- _YOUR ASSIGNMENT_
What lines of the data below hold the string "plays"? Copy each one.

Saved data entries:
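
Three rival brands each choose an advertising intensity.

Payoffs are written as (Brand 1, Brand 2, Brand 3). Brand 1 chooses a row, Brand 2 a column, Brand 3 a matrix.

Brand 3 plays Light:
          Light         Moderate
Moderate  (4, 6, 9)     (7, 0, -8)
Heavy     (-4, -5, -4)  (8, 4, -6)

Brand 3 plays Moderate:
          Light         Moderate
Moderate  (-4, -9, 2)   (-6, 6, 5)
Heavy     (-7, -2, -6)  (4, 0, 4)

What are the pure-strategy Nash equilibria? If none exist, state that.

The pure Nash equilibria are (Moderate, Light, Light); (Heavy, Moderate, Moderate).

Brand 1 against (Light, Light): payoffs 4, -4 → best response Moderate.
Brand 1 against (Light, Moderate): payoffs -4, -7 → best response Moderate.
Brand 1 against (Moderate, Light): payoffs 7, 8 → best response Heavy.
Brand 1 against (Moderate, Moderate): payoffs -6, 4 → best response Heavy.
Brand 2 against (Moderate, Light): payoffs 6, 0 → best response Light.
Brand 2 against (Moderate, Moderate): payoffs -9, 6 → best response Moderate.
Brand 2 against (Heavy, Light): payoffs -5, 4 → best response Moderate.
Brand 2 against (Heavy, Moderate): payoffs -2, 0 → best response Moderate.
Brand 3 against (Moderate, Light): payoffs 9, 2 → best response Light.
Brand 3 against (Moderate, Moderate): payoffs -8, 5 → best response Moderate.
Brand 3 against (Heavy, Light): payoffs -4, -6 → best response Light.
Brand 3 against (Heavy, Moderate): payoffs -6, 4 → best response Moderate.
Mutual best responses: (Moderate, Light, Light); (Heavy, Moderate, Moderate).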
--
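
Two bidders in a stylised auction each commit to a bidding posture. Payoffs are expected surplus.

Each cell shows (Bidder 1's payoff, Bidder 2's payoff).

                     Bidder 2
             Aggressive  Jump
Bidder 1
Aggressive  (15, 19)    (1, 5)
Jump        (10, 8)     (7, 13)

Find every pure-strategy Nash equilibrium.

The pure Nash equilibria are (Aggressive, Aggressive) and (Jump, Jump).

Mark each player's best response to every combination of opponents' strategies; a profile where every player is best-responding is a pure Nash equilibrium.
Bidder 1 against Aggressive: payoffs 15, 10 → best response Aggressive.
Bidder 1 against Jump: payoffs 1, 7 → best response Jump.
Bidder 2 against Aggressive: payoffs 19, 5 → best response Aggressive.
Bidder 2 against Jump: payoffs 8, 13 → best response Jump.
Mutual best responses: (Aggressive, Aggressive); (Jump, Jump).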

- _SOLUTION TO THE PROBLEM_
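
Brand 3 plays Light:
Brand 3 plays Moderate: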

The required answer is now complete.